▶ Provided information:
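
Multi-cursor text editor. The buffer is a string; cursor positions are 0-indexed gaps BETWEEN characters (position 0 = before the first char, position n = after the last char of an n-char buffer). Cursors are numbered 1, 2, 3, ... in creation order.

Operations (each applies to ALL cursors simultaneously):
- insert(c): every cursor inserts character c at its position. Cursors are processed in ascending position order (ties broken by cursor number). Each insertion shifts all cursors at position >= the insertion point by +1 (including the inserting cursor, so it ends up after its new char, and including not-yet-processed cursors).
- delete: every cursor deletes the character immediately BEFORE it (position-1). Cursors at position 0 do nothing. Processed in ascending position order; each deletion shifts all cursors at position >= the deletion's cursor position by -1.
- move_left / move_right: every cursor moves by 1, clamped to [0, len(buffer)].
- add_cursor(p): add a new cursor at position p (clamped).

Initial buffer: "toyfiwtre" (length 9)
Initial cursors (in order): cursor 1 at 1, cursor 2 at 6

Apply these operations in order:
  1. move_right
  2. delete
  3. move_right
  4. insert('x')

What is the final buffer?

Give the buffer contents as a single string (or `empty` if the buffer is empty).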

▶ Description of the task: Give back, unchanged, the line that holds "Initial cursors (in" along with all lines after it through the last line above.

▶ Result of this exercise:
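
Initial cursors (in order): cursor 1 at 1, cursor 2 at 6

Apply these operations in order:
  1. move_right
  2. delete
  3. move_right
  4. insert('x')

What is the final buffer?

Give the buffer contents as a single string (or `empty` if the buffer is empty).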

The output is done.